# [Assignment]
In the data below, find each line carrying the string "interior" and copy it out.

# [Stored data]
*** Block opens ***
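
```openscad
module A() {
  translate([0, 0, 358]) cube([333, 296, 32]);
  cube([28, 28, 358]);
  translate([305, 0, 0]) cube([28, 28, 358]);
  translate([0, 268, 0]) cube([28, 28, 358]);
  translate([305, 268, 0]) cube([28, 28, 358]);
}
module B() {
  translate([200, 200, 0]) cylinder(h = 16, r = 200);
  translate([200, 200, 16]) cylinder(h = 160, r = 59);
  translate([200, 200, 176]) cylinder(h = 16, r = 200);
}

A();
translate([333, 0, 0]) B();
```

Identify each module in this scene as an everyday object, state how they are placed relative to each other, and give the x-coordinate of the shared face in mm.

A is a stool. B is a spool. The spool is against the stool's +x side, with their −y faces flush. The x-coordinate of the shared face is 333 mm.

The stool's +x face and the spool's −x face are both at x = 333 mm.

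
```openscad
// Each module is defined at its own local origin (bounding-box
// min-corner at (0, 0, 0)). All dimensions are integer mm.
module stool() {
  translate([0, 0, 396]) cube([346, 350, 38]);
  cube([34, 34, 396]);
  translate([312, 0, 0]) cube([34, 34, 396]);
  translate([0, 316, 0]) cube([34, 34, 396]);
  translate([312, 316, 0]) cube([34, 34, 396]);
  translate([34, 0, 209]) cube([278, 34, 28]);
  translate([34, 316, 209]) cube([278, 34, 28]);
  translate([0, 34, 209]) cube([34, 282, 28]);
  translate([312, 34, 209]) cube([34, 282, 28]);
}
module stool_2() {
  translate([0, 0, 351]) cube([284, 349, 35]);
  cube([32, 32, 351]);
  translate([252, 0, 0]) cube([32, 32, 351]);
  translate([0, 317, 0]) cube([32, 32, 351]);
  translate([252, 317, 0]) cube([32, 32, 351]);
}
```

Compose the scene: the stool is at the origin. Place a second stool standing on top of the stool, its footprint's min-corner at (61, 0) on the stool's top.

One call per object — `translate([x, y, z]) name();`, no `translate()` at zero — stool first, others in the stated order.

stool();
translate([61, 0, 434]) stool_2();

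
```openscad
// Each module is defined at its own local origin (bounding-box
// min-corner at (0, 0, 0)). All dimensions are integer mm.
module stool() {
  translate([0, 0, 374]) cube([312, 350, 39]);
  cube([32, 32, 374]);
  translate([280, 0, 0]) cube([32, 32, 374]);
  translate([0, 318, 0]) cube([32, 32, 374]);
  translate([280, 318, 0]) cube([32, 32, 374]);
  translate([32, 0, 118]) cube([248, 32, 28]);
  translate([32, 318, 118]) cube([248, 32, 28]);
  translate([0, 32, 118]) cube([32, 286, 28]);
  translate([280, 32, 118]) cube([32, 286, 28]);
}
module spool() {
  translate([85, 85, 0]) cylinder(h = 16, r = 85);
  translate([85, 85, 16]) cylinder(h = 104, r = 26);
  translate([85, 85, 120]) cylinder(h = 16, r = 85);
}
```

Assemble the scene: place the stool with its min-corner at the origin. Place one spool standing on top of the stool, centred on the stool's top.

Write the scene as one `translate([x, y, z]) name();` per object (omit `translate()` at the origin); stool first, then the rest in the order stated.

stool();
translate([71, 90, 413]) spool();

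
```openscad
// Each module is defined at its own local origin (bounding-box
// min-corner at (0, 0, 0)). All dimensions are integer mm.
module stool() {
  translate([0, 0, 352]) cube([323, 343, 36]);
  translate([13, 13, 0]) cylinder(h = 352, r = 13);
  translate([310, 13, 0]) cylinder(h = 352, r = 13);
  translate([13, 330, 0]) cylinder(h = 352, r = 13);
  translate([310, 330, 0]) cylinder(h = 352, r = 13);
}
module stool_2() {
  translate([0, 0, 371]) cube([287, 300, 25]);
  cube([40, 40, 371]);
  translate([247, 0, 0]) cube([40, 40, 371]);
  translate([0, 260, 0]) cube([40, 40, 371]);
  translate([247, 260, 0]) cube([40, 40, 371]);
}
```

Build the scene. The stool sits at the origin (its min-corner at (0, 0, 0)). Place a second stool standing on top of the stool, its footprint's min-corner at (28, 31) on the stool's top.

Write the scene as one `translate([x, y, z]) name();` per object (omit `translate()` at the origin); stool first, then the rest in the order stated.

stool();
translate([28, 31, 388]) stool_2();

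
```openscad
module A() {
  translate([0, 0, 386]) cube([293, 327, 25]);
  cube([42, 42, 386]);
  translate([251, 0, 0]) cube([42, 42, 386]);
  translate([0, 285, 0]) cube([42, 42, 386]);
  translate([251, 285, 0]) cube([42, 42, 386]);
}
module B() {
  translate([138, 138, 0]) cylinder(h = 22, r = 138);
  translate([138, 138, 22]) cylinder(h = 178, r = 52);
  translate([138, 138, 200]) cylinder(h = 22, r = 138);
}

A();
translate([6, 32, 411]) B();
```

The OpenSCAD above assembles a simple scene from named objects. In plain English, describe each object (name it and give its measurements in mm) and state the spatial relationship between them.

A is a four-legged stool. The seat is 293×327 mm, 25 mm thick, top at z = 411 mm. It stands on four square legs, each 42×42 mm in cross-section, from z = 0 to the seat underside, each flush with a corner of the seat.

B is a spool: two coaxial disc flanges of radius 138 mm and thickness 22 mm, joined by a core cylinder of radius 52 mm and height 178 mm. The lower flange rests on z = 0 and the three cylinders share a vertical axis.

The spool is on top of the stool.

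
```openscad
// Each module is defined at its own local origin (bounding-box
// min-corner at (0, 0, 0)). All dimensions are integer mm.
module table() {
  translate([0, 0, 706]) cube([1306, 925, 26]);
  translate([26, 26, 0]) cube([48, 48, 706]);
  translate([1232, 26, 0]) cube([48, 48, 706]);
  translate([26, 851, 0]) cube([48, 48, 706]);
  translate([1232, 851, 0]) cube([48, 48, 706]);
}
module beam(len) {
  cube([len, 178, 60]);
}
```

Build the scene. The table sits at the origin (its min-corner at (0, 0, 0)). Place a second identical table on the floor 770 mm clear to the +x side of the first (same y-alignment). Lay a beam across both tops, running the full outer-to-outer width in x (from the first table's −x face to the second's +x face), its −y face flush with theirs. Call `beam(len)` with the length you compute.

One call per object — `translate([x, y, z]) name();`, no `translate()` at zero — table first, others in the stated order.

table();
translate([2076, 0, 0]) table();
translate([0, 0, 732]) beam(3382);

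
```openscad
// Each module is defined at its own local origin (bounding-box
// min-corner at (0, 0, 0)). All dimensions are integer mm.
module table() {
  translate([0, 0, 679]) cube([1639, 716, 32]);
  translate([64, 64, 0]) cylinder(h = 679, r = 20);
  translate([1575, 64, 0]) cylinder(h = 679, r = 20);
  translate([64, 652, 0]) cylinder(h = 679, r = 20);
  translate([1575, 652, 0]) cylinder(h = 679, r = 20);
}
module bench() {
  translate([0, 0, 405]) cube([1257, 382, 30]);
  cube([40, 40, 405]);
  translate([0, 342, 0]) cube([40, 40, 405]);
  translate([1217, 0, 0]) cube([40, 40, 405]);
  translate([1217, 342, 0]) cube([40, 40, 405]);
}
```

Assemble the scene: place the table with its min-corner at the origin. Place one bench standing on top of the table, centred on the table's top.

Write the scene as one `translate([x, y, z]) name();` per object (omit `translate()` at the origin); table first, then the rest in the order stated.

table();
translate([191, 167, 711]) bench();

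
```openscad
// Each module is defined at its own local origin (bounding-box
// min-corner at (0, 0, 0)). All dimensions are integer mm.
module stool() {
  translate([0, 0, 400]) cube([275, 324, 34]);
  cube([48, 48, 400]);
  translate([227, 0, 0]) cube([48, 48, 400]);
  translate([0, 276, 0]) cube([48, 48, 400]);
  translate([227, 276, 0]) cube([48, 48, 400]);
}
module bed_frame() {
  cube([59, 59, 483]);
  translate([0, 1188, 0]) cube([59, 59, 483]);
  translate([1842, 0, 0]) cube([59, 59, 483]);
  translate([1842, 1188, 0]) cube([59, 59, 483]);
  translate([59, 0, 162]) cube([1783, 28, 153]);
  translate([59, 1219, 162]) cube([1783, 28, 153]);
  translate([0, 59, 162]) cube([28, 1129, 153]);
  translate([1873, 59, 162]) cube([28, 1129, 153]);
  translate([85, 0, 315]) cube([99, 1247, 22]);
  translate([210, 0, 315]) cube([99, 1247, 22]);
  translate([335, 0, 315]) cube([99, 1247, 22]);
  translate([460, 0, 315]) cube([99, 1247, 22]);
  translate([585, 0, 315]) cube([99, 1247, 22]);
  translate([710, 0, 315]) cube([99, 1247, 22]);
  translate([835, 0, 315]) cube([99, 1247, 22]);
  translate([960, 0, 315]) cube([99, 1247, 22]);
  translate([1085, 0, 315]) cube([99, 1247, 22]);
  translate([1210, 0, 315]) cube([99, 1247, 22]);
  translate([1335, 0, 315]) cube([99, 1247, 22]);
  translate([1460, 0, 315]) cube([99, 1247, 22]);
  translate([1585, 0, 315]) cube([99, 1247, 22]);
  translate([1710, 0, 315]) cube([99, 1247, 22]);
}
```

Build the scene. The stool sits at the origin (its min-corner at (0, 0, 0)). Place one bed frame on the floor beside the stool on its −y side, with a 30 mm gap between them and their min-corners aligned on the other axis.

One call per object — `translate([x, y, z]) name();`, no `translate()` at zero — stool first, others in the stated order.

stool();
translate([0, -1277, 0]) bed_frame();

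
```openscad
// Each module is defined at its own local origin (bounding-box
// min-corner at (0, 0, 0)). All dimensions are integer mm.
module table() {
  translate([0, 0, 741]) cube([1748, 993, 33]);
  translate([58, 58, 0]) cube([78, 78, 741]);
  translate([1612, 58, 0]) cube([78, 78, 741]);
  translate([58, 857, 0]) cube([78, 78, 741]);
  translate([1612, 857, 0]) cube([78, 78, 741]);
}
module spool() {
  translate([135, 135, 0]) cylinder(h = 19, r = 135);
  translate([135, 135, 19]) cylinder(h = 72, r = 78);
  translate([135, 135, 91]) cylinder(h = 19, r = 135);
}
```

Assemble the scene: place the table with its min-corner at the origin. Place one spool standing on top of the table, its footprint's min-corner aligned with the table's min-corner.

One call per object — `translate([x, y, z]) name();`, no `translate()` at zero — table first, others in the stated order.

table();
translate([0, 0, 774]) spool();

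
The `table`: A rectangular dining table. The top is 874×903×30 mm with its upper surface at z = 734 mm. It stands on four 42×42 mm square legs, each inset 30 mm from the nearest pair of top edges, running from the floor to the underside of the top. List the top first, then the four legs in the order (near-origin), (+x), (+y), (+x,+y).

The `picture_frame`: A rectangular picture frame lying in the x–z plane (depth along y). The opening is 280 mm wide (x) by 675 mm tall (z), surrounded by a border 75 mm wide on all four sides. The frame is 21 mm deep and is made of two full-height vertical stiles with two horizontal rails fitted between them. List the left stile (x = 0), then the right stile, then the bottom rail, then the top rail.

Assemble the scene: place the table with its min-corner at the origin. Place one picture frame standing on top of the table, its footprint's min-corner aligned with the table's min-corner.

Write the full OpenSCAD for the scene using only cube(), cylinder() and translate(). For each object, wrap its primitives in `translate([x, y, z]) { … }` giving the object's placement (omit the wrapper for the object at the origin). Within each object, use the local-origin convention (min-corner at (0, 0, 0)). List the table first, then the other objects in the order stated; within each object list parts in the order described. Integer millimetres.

translate([0, 0, 704]) cube([874, 903, 30]);
translate([30, 30, 0]) cube([42, 42, 704]);
translate([802, 30, 0]) cube([42, 42, 704]);
translate([30, 831, 0]) cube([42, 42, 704]);
translate([802, 831, 0]) cube([42, 42, 704]);
translate([0, 0, 734]) {
  cube([75, 21, 825]);
  translate([355, 0, 0]) cube([75, 21, 825]);
  translate([75, 0, 0]) cube([280, 21, 75]);
  translate([75, 0, 750]) cube([280, 21, 75]);
}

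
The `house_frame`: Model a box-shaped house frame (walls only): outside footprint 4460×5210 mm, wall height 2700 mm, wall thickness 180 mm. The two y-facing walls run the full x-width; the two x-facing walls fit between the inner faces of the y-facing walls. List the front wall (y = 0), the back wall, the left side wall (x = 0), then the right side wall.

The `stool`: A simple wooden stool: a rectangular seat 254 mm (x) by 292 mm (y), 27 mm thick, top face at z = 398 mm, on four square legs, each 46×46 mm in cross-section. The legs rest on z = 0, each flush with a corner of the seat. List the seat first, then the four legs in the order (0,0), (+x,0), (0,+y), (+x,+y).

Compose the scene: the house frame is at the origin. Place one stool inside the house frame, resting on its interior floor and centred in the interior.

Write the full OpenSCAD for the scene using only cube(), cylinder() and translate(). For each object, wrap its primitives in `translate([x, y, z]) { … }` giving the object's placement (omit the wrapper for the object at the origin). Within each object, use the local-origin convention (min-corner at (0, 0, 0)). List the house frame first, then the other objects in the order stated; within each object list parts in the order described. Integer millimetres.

cube([4460, 180, 2700]);
translate([0, 5030, 0]) cube([4460, 180, 2700]);
translate([0, 180, 0]) cube([180, 4850, 2700]);
translate([4280, 180, 0]) cube([180, 4850, 2700]);
translate([2103, 2459, 0]) {
  translate([0, 0, 371]) cube([254, 292, 27]);
  cube([46, 46, 371]);
  translate([208, 0, 0]) cube([46, 46, 371]);
  translate([0, 246, 0]) cube([46, 46, 371]);
  translate([208, 246, 0]) cube([46, 46, 371]);
}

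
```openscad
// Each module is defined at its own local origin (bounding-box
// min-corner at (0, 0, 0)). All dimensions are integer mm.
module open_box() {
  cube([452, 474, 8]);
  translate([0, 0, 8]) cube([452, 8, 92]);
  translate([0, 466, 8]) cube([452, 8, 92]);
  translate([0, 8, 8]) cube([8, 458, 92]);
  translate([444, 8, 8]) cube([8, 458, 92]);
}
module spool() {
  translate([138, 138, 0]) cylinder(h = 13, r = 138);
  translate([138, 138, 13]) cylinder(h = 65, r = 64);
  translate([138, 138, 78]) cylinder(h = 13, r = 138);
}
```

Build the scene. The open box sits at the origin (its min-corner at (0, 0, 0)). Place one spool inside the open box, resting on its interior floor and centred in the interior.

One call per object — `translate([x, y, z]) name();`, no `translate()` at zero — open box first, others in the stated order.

open_box();
translate([88, 99, 8]) spool();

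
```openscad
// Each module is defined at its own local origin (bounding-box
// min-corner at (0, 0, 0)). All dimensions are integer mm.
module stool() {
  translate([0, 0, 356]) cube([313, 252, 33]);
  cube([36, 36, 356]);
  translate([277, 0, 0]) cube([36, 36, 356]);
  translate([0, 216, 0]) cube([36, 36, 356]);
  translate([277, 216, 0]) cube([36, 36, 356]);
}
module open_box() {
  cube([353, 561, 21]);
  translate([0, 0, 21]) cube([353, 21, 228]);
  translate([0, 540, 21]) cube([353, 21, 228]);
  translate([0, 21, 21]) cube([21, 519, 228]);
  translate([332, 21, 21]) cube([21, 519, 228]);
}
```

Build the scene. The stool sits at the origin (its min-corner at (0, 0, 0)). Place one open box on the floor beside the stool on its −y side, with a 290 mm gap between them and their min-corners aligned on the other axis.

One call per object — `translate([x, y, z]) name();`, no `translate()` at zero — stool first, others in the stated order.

stool();
translate([0, -851, 0]) open_box();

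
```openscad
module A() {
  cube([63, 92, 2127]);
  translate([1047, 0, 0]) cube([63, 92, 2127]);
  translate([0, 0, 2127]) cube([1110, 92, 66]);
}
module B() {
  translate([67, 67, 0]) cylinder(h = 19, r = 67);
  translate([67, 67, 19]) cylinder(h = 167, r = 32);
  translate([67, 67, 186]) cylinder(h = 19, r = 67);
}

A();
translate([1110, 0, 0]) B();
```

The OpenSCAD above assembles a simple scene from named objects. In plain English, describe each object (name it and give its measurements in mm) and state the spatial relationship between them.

A is a door frame. The clear opening is 984 mm wide and 2127 mm high. Two 63 mm wide jambs, 92 mm deep, stand either side of the opening from the floor to the top of the opening. A 66 mm thick head sits across the top of both jambs, spanning the full outside width of the frame.

B is a spool: two coaxial disc flanges of radius 67 mm and thickness 19 mm, joined by a core cylinder of radius 32 mm and height 167 mm. The lower flange rests on z = 0 and the three cylinders share a vertical axis.

The spool is against the door frame's +x side, with their −y faces flush.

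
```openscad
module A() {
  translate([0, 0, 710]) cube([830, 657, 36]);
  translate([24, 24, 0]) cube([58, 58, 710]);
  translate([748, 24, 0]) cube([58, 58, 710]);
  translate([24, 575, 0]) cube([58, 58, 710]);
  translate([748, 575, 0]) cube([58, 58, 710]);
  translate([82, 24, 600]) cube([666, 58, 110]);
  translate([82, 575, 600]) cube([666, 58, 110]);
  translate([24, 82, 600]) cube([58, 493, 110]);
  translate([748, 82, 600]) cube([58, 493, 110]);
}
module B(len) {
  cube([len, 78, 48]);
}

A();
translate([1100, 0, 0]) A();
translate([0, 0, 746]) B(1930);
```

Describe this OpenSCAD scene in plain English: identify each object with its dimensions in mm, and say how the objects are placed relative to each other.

A is a table with a 830×657 mm rectangular top, 36 mm thick, top surface at z = 746 mm, supported by four 58×58 mm square legs, each inset 24 mm from the nearest pair of top edges, running from the floor. Four apron rails, 58 mm thick and 110 mm tall, run between adjacent legs with their top edges flush with the underside of the top and their outer faces flush with the legs' outer faces.

B is a rectangular beam 1930 mm long (x), 78 mm deep (y), 48 mm thick (z).

The beam spans the tops of two tables placed 270 mm apart, resting at z = 746 mm.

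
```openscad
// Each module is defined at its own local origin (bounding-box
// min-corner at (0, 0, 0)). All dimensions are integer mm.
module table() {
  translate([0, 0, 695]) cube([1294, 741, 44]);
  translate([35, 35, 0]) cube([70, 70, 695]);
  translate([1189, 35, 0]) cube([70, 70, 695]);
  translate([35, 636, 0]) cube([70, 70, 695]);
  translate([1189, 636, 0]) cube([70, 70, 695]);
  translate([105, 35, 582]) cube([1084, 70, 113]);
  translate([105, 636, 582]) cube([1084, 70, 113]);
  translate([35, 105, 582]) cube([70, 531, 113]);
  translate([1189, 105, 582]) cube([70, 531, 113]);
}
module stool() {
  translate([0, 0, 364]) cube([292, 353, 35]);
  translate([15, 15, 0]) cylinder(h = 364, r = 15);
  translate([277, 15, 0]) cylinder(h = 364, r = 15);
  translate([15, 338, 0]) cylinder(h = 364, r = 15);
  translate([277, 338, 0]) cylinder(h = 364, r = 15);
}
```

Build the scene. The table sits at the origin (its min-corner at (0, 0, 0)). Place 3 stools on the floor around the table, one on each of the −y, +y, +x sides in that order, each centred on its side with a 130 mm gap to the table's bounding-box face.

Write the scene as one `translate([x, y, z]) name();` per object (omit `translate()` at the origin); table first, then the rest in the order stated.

table();
translate([501, -483, 0]) stool();
translate([501, 871, 0]) stool();
translate([1424, 194, 0]) stool();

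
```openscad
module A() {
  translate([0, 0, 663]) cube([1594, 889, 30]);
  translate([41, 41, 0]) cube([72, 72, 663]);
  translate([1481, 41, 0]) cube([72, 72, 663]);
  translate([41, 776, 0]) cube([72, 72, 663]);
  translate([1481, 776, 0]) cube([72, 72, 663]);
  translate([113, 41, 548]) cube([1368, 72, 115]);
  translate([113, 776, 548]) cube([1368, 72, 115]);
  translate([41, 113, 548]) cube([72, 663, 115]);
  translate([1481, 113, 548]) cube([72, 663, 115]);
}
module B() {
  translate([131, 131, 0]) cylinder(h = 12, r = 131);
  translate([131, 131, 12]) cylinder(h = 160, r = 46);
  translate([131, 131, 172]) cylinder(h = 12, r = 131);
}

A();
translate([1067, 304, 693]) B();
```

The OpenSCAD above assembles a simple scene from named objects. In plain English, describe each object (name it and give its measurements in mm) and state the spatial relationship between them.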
*** Block closes ***
# [The completed task]
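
Compose the scene: the house frame is at the origin. Place one stool inside the house frame, resting on its interior floor and centred in the interior.
Build the scene. The open box sits at the origin (its min-corner at (0, 0, 0)). Place one spool inside the open box, resting on its interior floor and centred in the interior.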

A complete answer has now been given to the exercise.